Instructions to follow: Print, exactly as they appear in the listing below, the lines from the line with "The grid is 7x8: x" to the line with "After: x=2 y=7 heading=west.", with both end lines kept.

----------------------------------------

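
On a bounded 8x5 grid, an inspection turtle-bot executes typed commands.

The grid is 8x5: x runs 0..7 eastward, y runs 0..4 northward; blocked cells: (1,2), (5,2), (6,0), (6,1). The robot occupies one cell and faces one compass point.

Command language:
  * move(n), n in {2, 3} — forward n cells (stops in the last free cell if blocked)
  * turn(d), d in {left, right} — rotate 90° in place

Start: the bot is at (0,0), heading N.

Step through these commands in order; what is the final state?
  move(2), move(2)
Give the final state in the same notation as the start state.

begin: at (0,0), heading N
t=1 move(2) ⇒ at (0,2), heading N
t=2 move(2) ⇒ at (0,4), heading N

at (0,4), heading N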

----------------------------------------

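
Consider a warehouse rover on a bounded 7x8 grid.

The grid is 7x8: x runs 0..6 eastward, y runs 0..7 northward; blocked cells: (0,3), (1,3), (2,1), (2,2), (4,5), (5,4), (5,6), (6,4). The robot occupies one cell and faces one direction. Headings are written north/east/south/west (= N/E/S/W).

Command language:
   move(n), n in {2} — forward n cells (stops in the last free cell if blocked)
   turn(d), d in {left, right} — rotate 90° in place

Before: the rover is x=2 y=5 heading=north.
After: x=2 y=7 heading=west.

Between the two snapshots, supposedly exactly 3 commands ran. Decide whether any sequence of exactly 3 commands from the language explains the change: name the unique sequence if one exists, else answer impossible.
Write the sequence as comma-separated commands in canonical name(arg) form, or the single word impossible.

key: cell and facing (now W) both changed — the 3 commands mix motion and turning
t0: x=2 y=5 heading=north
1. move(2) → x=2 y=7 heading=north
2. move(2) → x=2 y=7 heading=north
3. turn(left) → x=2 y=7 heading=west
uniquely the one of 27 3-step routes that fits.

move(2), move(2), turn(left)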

----------------------------------------

Written answer:
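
The grid is 7x8: x runs 0..6 eastward, y runs 0..7 northward; blocked cells: (0,3), (1,3), (2,1), (2,2), (4,5), (5,4), (5,6), (6,4). The robot occupies one cell and faces one direction. Headings are written north/east/south/west (= N/E/S/W).

Command language:
   move(n), n in {2} — forward n cells (stops in the last free cell if blocked)
   turn(d), d in {left, right} — rotate 90° in place

Before: the rover is x=2 y=5 heading=north.
After: x=2 y=7 heading=west.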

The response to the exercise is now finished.